EXERCISE DIRECTIONS: Nothing but the lines from the start of the records below through the line that has "Systematic resampling: let" should appear, each exactly as given.

MATERIAL FOR THE TASK:
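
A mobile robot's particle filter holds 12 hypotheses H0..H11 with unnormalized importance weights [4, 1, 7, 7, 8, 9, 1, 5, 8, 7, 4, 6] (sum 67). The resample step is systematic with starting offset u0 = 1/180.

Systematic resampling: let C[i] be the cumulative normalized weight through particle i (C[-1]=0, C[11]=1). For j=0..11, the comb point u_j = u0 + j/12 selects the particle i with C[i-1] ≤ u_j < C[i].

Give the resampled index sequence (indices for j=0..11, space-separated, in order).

0 2 2 3 4 5 5 7 8 9 9 11

C = [4/67, 5/67, 12/67, 19/67, 27/67, 36/67, 37/67, 42/67, 50/67, 57/67, 61/67, 1]
j=0: u_0=1/180 ∈ [0, 4/67) → index 0
j=1: u_1=4/45 ∈ [5/67, 12/67) → index 2
j=2: u_2=31/180 ∈ [5/67, 12/67) → index 2
j=3: u_3=23/90 ∈ [12/67, 19/67) → index 3
j=4: u_4=61/180 ∈ [19/67, 27/67) → index 4
j=5: u_5=19/45 ∈ [27/67, 36/67) → index 5
j=6: u_6=91/180 ∈ [27/67, 36/67) → index 5
j=7: u_7=53/90 ∈ [37/67, 42/67) → index 7
j=8: u_8=121/180 ∈ [42/67, 50/67) → index 8
j=9: u_9=34/45 ∈ [50/67, 57/67) → index 9
j=10: u_10=151/180 ∈ [50/67, 57/67) → index 9
j=11: u_11=83/90 ∈ [61/67, 1) → index 11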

EXERCISE RESPONSE:
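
A mobile robot's particle filter holds 12 hypotheses H0..H11 with unnormalized importance weights [4, 1, 7, 7, 8, 9, 1, 5, 8, 7, 4, 6] (sum 67). The resample step is systematic with starting offset u0 = 1/180.

Systematic resampling: let C[i] be the cumulative normalized weight through particle i (C[-1]=0, C[11]=1). For j=0..11, the comb point u_j = u0 + j/12 selects the particle i with C[i-1] ≤ u_j < C[i].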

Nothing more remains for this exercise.